*EXERCISE INSTRUCTIONS*: For the listing below, print exactly the lines from the line with "if $D - 5 = -32$?" to the line with "Answer: $35540$", both included, and nothing beyond them.

======

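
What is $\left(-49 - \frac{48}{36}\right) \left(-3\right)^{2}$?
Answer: $-453$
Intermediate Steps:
$\left(-49 - \frac{48}{36}\right) \left(-3\right)^{2} = \left(-49 - \frac{4}{3}\right) 9 = \left(- \frac{151}{3}\right) 9 = -453$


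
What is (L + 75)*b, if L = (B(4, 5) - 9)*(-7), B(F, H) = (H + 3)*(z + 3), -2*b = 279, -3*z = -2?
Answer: 9393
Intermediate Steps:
z = ⅔ (z = -⅓*(-2) = ⅔ ≈ 0.66667)
b = -279/2 (b = -½*279 = -279/2 ≈ -139.50)
B(F, H) = 11 + 11*H/3 (B(F, H) = (H + 3)*(⅔ + 3) = (3 + H)*(11/3) = 11 + 11*H/3)
L = -427/3 (L = ((11 + (11/3)*5) - 9)*(-7) = ((11 + 55/3) - 9)*(-7) = (88/3 - 9)*(-7) = (61/3)*(-7) = -427/3 ≈ -142.33)
(L + 75)*b = (-427/3 + 75)*(-279/2) = -202/3*(-279/2) = 9393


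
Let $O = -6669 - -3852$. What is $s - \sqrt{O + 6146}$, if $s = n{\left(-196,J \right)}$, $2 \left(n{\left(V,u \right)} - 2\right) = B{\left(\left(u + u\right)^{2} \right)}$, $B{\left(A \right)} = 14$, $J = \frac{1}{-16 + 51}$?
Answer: $9 - \sqrt{3329} \approx -48.698$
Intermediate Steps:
$J = \frac{1}{35} \approx 0.028571$
$O = -2817$ ($O = -6669 + 3852 = -2817$)
$n{\left(V,u \right)} = 9$ ($n{\left(V,u \right)} = 2 + \frac{1}{2} \cdot 14 = 2 + 7 = 9$)
$s = 9$
$s - \sqrt{O + 6146} = 9 - \sqrt{-2817 + 6146} = 9 - \sqrt{3329}$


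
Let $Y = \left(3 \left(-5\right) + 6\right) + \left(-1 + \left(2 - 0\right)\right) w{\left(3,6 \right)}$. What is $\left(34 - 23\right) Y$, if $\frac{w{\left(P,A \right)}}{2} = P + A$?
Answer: $99$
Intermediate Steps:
$w{\left(P,A \right)} = 2 A + 2 P$ ($w{\left(P,A \right)} = 2 \left(P + A\right) = 2 \left(A + P\right) = 2 A + 2 P$)
$Y = 9$ ($Y = \left(3 \left(-5\right) + 6\right) + \left(-1 + \left(2 - 0\right)\right) \left(2 \cdot 6 + 2 \cdot 3\right) = \left(-15 + 6\right) + \left(-1 + \left(2 + 0\right)\right) \left(12 + 6\right) = -9 + \left(-1 + 2\right) 18 = -9 + 1 \cdot 18 = -9 + 18 = 9$)
$\left(34 - 23\right) Y = \left(34 - 23\right) 9 = 11 \cdot 9 = 99$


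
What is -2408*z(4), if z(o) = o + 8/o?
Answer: -14448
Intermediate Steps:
-2408*z(4) = -2408*(4 + 8/4) = -2408*(4 + 8*(¼)) = -2408*(4 + 2) = -2408*6 = -14448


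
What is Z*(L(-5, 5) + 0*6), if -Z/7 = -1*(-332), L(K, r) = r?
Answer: -11620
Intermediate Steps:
Z = -2324 (Z = -(-7)*(-332) = -7*332 = -2324)
Z*(L(-5, 5) + 0*6) = -2324*(5 + 0*6) = -2324*(5 + 0) = -2324*5 = -11620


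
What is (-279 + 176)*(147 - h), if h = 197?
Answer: 5150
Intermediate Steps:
(-279 + 176)*(147 - h) = (-279 + 176)*(147 - 1*197) = -103*(147 - 197) = -103*(-50) = 5150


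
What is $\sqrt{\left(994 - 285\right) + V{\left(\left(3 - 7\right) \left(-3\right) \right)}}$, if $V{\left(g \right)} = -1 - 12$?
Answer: $2 \sqrt{174} \approx 26.382$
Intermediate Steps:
$V{\left(g \right)} = -13$
$\sqrt{\left(994 - 285\right) + V{\left(\left(3 - 7\right) \left(-3\right) \right)}} = \sqrt{\left(994 - 285\right) - 13} = \sqrt{709 - 13} = \sqrt{696} = 2 \sqrt{174}$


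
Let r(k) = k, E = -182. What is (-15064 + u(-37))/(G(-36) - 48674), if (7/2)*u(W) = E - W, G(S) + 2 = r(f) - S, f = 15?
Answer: 105738/340375 ≈ 0.31065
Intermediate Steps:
G(S) = 13 - S (G(S) = -2 + (15 - S) = 13 - S)
u(W) = -52 - 2*W/7 (u(W) = 2*(-182 - W)/7 = -52 - 2*W/7)
(-15064 + u(-37))/(G(-36) - 48674) = (-15064 + (-52 - 2/7*(-37)))/((13 - 1*(-36)) - 48674) = (-15064 + (-52 + 74/7))/((13 + 36) - 48674) = (-15064 - 290/7)/(49 - 48674) = -105738/7/(-48625) = -105738/7*(-1/48625) = 105738/340375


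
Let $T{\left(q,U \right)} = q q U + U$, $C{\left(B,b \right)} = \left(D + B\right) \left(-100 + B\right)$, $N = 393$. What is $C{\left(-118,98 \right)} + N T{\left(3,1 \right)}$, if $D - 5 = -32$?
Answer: $35540$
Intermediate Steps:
$D = -27$ ($D = 5 - 32 = -27$)
$C{\left(B,b \right)} = \left(-100 + B\right) \left(-27 + B\right)$ ($C{\left(B,b \right)} = \left(-27 + B\right) \left(-100 + B\right) = \left(-100 + B\right) \left(-27 + B\right)$)
$T{\left(q,U \right)} = U + U q^{2}$ ($T{\left(q,U \right)} = q^{2} U + U = U q^{2} + U = U + U q^{2}$)
$C{\left(-118,98 \right)} + N T{\left(3,1 \right)} = \left(2700 + \left(-118\right)^{2} - -14986\right) + 393 \cdot 1 \left(1 + 3^{2}\right) = \left(2700 + 13924 + 14986\right) + 393 \cdot 1 \left(1 + 9\right) = 31610 + 393 \cdot 1 \cdot 10 = 31610 + 393 \cdot 10 = 31610 + 3930 = 35540$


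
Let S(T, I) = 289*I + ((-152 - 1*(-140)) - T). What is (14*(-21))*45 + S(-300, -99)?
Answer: -41553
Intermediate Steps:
S(T, I) = -12 - T + 289*I (S(T, I) = 289*I + ((-152 + 140) - T) = 289*I + (-12 - T) = -12 - T + 289*I)
(14*(-21))*45 + S(-300, -99) = (14*(-21))*45 + (-12 - 1*(-300) + 289*(-99)) = -294*45 + (-12 + 300 - 28611) = -13230 - 28323 = -41553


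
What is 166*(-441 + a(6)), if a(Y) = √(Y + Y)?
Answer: -73206 + 332*√3 ≈ -72631.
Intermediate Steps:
a(Y) = √2*√Y (a(Y) = √(2*Y) = √2*√Y)
166*(-441 + a(6)) = 166*(-441 + √2*√6) = 166*(-441 + 2*√3) = -73206 + 332*√3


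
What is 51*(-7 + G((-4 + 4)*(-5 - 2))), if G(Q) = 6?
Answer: -51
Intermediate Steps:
51*(-7 + G((-4 + 4)*(-5 - 2))) = 51*(-7 + 6) = 51*(-1) = -51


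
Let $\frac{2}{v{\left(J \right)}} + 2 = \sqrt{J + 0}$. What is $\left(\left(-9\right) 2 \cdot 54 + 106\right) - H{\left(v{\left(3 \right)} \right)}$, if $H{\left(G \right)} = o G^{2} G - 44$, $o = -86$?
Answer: $-18710 - 10320 \sqrt{3} \approx -36585.0$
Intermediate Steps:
$v{\left(J \right)} = \frac{2}{-2 + \sqrt{J}}$ ($v{\left(J \right)} = \frac{2}{-2 + \sqrt{J + 0}} = \frac{2}{-2 + \sqrt{J}}$)
$H{\left(G \right)} = -44 - 86 G^{3}$ ($H{\left(G \right)} = - 86 G^{2} G - 44 = - 86 G^{3} - 44 = -44 - 86 G^{3}$)
$\left(\left(-9\right) 2 \cdot 54 + 106\right) - H{\left(v{\left(3 \right)} \right)} = \left(\left(-9\right) 2 \cdot 54 + 106\right) - \left(-44 - 86 \left(\frac{2}{-2 + \sqrt{3}}\right)^{3}\right) = \left(\left(-18\right) 54 + 106\right) - \left(-44 - 86 \frac{8}{\left(-2 + \sqrt{3}\right)^{3}}\right) = \left(-972 + 106\right) - \left(-44 - \frac{688}{\left(-2 + \sqrt{3}\right)^{3}}\right) = -866 + \left(44 + \frac{688}{\left(-2 + \sqrt{3}\right)^{3}}\right) = -822 + \frac{688}{\left(-2 + \sqrt{3}\right)^{3}}$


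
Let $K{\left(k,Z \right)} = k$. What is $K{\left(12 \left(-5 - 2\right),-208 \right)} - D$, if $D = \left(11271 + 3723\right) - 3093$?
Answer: $-11985$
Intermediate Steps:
$D = 11901$ ($D = 14994 - 3093 = 11901$)
$K{\left(12 \left(-5 - 2\right),-208 \right)} - D = 12 \left(-5 - 2\right) - 11901 = 12 \left(-7\right) - 11901 = -84 - 11901 = -11985$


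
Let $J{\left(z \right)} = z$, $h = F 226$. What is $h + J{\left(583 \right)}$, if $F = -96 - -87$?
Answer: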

======

*RESPONSE TO THE EXERCISE*:
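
Let $T{\left(q,U \right)} = q q U + U$, $C{\left(B,b \right)} = \left(D + B\right) \left(-100 + B\right)$, $N = 393$. What is $C{\left(-118,98 \right)} + N T{\left(3,1 \right)}$, if $D - 5 = -32$?
Answer: $35540$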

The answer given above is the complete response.